• Task item: Reproduce word for word the lines between those holding "[3] status.h = 29" and "[18] menu.w = 86", inclusive, and nothing else from the data below.

+-------+

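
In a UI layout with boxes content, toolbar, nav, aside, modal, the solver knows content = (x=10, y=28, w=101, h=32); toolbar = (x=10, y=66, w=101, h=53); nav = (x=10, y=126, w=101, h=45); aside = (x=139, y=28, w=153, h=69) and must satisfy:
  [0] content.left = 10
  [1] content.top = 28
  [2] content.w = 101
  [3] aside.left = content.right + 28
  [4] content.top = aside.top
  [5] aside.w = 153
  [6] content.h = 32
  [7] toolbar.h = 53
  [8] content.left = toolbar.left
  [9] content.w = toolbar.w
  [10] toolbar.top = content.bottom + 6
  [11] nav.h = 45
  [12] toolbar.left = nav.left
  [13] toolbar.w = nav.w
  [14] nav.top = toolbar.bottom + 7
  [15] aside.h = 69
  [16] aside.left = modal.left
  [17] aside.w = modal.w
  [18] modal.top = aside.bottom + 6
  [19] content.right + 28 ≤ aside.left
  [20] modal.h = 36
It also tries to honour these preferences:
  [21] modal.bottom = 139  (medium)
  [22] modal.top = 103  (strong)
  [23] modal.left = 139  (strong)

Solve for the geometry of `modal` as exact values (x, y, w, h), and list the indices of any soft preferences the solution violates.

1. modal.x = 139  [aside.left = modal.left]
2. modal.w = 153  [aside.w = modal.w]
3. modal.y = 103  [modal.top = aside.bottom + 6]
4. modal.h = 36  [modal.h = 36]

modal = (x=139, y=103, w=153, h=36)
violated soft preferences: none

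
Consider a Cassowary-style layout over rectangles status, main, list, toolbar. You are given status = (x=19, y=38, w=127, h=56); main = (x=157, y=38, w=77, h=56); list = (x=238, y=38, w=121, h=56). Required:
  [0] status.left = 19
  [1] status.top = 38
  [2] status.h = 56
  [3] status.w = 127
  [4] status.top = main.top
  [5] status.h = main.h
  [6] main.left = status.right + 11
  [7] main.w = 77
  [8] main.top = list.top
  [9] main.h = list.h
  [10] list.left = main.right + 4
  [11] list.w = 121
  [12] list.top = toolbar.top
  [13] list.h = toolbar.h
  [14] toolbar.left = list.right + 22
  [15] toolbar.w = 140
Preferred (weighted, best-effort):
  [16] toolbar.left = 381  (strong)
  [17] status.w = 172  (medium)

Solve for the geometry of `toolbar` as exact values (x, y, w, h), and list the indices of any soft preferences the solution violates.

toolbar = (x=381, y=38, w=140, h=56)
violated soft preferences: 17

1. toolbar.y = 38  [list.top = toolbar.top]
2. toolbar.h = 56  [list.h = toolbar.h]
3. toolbar.x = 381  [toolbar.left = list.right + 22]
4. toolbar.w = 140  [toolbar.w = 140]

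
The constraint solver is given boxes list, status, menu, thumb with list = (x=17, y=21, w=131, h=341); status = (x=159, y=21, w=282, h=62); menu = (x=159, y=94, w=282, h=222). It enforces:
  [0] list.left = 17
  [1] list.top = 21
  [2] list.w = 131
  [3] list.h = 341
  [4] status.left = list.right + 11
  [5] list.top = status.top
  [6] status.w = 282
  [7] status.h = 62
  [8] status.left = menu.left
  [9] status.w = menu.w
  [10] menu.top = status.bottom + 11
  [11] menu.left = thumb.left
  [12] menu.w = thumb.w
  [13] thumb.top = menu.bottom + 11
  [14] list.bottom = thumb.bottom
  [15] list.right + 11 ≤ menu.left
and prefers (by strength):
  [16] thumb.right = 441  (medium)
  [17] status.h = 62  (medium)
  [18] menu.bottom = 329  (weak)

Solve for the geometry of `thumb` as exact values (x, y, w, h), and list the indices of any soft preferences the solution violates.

1. thumb.x = 159  [menu.left = thumb.left]
2. thumb.w = 282  [menu.w = thumb.w]
3. thumb.y = 327  [thumb.top = menu.bottom + 11]
4. thumb.h = 35  [list.bottom = thumb.bottom]

thumb = (x=159, y=327, w=282, h=35)
violated soft preferences: 18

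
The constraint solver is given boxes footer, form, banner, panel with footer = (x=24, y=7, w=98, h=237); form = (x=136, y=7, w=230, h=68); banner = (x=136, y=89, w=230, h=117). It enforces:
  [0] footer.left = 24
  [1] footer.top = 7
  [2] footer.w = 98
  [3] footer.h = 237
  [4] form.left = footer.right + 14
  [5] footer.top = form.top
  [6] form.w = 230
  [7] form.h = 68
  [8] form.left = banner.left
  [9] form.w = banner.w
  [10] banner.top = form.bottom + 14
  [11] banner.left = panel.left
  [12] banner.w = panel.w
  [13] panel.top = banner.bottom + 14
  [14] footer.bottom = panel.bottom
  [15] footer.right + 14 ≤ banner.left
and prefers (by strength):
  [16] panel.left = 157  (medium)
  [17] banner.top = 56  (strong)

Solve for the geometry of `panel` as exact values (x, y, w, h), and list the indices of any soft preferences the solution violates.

panel = (x=136, y=220, w=230, h=24)
violated soft preferences: 16, 17

1. panel.x = 136  [banner.left = panel.left]
2. panel.w = 230  [banner.w = panel.w]
3. panel.y = 220  [panel.top = banner.bottom + 14]
4. panel.h = 24  [footer.bottom = panel.bottom]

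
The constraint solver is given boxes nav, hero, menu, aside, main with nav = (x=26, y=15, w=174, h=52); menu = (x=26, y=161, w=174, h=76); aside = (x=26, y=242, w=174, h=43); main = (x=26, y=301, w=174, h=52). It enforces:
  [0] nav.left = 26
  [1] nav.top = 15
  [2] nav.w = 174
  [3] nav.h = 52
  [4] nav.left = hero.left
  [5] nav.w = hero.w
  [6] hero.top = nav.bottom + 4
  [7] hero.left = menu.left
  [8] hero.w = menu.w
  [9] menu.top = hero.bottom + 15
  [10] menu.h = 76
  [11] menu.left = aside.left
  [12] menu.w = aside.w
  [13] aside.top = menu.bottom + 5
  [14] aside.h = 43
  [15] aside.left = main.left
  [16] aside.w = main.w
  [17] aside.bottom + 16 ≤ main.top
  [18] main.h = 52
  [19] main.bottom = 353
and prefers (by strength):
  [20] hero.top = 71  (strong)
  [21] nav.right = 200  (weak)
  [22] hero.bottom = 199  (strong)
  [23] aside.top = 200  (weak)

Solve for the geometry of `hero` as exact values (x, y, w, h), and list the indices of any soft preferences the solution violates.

1. hero.x = 26  [nav.left = hero.left]
2. hero.w = 174  [nav.w = hero.w]
3. hero.y = 71  [hero.top = nav.bottom + 4]
4. hero.h = 75  [menu.top = hero.bottom + 15]

hero = (x=26, y=71, w=174, h=75)
violated soft preferences: 22, 23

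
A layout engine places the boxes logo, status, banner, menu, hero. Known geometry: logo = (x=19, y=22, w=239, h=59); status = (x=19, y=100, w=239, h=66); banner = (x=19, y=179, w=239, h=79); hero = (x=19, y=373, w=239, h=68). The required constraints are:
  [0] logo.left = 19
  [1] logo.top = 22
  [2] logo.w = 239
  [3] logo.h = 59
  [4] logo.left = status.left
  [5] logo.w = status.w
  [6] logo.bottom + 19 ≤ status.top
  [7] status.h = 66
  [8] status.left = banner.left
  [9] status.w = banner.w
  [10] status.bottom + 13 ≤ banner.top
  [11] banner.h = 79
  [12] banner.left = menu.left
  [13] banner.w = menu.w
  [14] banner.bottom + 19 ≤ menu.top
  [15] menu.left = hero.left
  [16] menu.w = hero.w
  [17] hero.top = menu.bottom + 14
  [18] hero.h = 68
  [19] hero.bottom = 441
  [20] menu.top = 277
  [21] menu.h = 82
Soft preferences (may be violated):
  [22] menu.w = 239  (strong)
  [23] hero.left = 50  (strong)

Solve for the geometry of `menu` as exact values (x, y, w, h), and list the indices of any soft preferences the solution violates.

menu = (x=19, y=277, w=239, h=82)
violated soft preferences: 23

1. menu.x = 19  [banner.left = menu.left]
2. menu.w = 239  [banner.w = menu.w]
3. menu.y = 277  [menu.top = 277]
4. menu.h = 82  [menu.h = 82]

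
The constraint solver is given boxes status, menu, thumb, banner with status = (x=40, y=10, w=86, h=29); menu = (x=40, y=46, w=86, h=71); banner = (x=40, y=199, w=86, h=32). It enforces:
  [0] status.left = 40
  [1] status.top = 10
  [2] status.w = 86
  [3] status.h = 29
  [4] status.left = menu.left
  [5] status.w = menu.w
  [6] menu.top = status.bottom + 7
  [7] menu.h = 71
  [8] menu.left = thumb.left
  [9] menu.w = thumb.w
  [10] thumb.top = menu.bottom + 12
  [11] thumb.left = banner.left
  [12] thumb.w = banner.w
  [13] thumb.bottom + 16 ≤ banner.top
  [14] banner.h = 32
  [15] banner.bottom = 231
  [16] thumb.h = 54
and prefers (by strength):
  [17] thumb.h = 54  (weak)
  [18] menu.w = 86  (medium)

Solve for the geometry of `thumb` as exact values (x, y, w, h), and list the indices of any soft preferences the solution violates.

thumb = (x=40, y=129, w=86, h=54)
violated soft preferences: none

1. thumb.x = 40  [menu.left = thumb.left]
2. thumb.w = 86  [menu.w = thumb.w]
3. thumb.y = 129  [thumb.top = menu.bottom + 12]
4. thumb.h = 54  [thumb.h = 54]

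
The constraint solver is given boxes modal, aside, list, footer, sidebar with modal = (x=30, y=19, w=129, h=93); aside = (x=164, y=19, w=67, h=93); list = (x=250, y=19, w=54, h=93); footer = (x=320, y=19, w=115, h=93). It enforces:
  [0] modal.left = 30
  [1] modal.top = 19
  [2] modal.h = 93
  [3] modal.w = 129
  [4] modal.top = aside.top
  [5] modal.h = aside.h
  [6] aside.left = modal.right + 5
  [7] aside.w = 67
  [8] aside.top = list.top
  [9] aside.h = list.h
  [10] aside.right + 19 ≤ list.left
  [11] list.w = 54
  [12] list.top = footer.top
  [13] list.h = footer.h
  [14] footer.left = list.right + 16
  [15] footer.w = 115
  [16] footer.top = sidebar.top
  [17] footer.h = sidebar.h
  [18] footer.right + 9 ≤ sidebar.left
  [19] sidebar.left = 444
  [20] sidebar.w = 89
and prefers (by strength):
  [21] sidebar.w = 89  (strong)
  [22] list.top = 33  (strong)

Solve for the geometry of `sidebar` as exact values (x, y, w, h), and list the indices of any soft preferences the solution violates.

1. sidebar.y = 19  [footer.top = sidebar.top]
2. sidebar.h = 93  [footer.h = sidebar.h]
3. sidebar.x = 444  [sidebar.left = 444]
4. sidebar.w = 89  [sidebar.w = 89]

sidebar = (x=444, y=19, w=89, h=93)
violated soft preferences: 22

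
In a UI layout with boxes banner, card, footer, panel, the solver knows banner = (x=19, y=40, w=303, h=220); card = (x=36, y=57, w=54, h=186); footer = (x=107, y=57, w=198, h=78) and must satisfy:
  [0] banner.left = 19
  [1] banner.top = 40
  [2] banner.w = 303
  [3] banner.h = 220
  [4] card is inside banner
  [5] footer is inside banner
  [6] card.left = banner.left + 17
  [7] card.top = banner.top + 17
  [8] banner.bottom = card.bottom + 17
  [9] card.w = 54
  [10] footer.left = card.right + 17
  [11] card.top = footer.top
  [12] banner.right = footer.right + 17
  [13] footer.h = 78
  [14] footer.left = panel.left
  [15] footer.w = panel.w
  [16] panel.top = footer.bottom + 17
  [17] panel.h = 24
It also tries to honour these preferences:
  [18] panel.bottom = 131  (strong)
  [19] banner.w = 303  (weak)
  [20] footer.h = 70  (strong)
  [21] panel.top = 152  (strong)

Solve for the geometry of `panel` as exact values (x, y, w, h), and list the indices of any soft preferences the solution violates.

panel = (x=107, y=152, w=198, h=24)
violated soft preferences: 18, 20

1. panel.x = 107  [footer.left = panel.left]
2. panel.w = 198  [footer.w = panel.w]
3. panel.y = 152  [panel.top = footer.bottom + 17]
4. panel.h = 24  [panel.h = 24]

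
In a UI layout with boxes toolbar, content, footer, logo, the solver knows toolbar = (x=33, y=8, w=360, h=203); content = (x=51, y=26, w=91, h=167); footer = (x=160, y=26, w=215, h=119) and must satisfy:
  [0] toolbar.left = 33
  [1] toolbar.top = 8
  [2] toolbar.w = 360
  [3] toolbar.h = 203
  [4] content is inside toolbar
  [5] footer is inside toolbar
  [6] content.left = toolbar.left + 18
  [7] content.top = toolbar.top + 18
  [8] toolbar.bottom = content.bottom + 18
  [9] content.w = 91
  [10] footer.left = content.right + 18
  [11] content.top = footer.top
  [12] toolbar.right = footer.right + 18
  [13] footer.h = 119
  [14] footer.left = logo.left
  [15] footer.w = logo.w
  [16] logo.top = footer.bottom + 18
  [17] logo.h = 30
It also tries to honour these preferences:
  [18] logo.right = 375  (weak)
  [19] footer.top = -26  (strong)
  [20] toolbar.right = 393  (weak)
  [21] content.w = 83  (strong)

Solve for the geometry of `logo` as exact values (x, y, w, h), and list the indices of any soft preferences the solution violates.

1. logo.x = 160  [footer.left = logo.left]
2. logo.w = 215  [footer.w = logo.w]
3. logo.y = 163  [logo.top = footer.bottom + 18]
4. logo.h = 30  [logo.h = 30]

logo = (x=160, y=163, w=215, h=30)
violated soft preferences: 19, 21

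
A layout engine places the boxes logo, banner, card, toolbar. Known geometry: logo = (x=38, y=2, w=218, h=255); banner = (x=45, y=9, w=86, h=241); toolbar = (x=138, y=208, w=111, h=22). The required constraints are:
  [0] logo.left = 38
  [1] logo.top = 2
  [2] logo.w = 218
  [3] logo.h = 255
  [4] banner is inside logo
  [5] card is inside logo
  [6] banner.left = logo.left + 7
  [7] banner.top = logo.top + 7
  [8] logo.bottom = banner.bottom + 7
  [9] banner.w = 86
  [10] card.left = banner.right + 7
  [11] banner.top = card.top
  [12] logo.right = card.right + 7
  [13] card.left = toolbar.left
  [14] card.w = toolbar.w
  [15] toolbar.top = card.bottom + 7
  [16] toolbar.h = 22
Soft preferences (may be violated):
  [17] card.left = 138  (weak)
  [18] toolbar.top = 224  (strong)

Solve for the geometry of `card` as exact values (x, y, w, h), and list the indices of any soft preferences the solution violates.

1. card.x = 138  [card.left = banner.right + 7]
2. card.y = 9  [banner.top = card.top]
3. card.w = 111  [logo.right = card.right + 7]
4. card.h = 192  [toolbar.top = card.bottom + 7]

card = (x=138, y=9, w=111, h=192)
violated soft preferences: 18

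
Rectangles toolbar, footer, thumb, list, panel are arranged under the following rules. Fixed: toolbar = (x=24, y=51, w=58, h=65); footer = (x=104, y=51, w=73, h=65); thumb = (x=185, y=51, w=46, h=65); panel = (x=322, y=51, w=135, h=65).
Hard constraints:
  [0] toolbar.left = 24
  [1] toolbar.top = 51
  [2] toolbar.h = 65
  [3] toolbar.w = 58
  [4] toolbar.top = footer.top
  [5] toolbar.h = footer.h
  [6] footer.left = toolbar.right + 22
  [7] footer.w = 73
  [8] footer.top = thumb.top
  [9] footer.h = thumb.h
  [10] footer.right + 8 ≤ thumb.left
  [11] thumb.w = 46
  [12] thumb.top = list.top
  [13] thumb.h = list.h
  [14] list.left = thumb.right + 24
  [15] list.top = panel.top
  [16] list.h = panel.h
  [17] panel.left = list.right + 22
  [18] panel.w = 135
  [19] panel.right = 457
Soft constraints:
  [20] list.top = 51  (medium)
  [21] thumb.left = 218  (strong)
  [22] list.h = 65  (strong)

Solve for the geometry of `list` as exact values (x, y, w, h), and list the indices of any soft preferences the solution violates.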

+-------+

• Response:
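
  [3] status.h = 29
  [4] status.left = menu.left
  [5] status.w = menu.w
  [6] menu.top = status.bottom + 7
  [7] menu.h = 71
  [8] menu.left = thumb.left
  [9] menu.w = thumb.w
  [10] thumb.top = menu.bottom + 12
  [11] thumb.left = banner.left
  [12] thumb.w = banner.w
  [13] thumb.bottom + 16 ≤ banner.top
  [14] banner.h = 32
  [15] banner.bottom = 231
  [16] thumb.h = 54
and prefers (by strength):
  [17] thumb.h = 54  (weak)
  [18] menu.w = 86  (medium)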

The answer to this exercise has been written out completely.